-- Your task --
In the records below, find the line containing "set_xy_pitch(p = 2.59 mm)", then extract that line and all subsequent lines exactly, leaving out everything else.

-- Material for the task --
================================
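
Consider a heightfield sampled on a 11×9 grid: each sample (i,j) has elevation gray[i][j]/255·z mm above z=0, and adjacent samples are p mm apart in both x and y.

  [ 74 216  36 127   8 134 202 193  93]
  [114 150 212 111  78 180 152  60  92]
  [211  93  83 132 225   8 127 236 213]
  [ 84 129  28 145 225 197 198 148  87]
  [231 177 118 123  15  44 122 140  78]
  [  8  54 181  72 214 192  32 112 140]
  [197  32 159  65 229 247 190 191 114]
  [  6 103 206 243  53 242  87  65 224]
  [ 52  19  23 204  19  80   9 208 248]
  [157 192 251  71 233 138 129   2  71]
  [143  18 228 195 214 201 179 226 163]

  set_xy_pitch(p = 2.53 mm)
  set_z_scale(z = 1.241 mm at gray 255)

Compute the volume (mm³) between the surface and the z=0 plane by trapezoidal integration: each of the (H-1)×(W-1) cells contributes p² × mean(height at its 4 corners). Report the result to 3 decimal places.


329.368

height_mm = gray/255 × 1.241; cell vol = 2.53² × mean(4 corners)
unit = 2.53² × 1.241 / (4×255) = 0.00778776 mm³ per gray-sum
row 0: Σ corner-gray over 8 cells = 4091  → 31.8597
row 1: Σ corner-gray over 8 cells = 4324  → 33.6743
row 2: Σ corner-gray over 8 cells = 4543  → 35.3798
row 3: Σ corner-gray over 8 cells = 4098  → 31.9142
row 4: Σ corner-gray over 8 cells = 3649  → 28.4175
row 5: Σ corner-gray over 8 cells = 4399  → 34.2584
row 6: Σ corner-gray over 8 cells = 4765  → 37.1087
row 7: Σ corner-gray over 8 cells = 3652  → 28.4409
row 8: Σ corner-gray over 8 cells = 3684  → 28.6901
row 9: Σ corner-gray over 8 cells = 5088  → 39.6241
Σ rows: total corner-gray = 42293  → 329.3678 mm³


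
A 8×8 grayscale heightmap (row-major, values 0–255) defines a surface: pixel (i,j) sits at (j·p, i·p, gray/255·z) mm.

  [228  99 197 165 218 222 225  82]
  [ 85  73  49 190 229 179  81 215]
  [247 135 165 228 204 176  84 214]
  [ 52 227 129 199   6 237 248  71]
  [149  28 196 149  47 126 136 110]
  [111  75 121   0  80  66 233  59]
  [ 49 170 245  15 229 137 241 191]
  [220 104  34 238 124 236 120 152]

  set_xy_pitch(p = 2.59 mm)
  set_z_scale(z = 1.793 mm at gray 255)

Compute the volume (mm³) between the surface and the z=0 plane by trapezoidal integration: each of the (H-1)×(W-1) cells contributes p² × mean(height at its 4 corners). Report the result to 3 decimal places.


height_mm = gray/255 × 1.793; cell vol = 2.59² × mean(4 corners)
unit = 2.59² × 1.793 / (4×255) = 0.0117918 mm³ per gray-sum
row 0: Σ corner-gray over 7 cells = 4464  → 52.6385
row 1: Σ corner-gray over 7 cells = 4347  → 51.2589
row 2: Σ corner-gray over 7 cells = 4660  → 54.9497
row 3: Σ corner-gray over 7 cells = 3838  → 45.2569
row 4: Σ corner-gray over 7 cells = 2943  → 34.7032
row 5: Σ corner-gray over 7 cells = 3634  → 42.8514
row 6: Σ corner-gray over 7 cells = 4398  → 51.8603
Σ rows: total corner-gray = 28284  → 333.5189 mm³

333.519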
================================
-- Result of this task --
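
  set_xy_pitch(p = 2.59 mm)
  set_z_scale(z = 1.793 mm at gray 255)

Compute the volume (mm³) between the surface and the z=0 plane by trapezoidal integration: each of the (H-1)×(W-1) cells contributes p² × mean(height at its 4 corners). Report the result to 3 decimal places.


height_mm = gray/255 × 1.793; cell vol = 2.59² × mean(4 corners)
unit = 2.59² × 1.793 / (4×255) = 0.0117918 mm³ per gray-sum
row 0: Σ corner-gray over 7 cells = 4464  → 52.6385
row 1: Σ corner-gray over 7 cells = 4347  → 51.2589
row 2: Σ corner-gray over 7 cells = 4660  → 54.9497
row 3: Σ corner-gray over 7 cells = 3838  → 45.2569
row 4: Σ corner-gray over 7 cells = 2943  → 34.7032
row 5: Σ corner-gray over 7 cells = 3634  → 42.8514
row 6: Σ corner-gray over 7 cells = 4398  → 51.8603
Σ rows: total corner-gray = 28284  → 333.5189 mm³

333.519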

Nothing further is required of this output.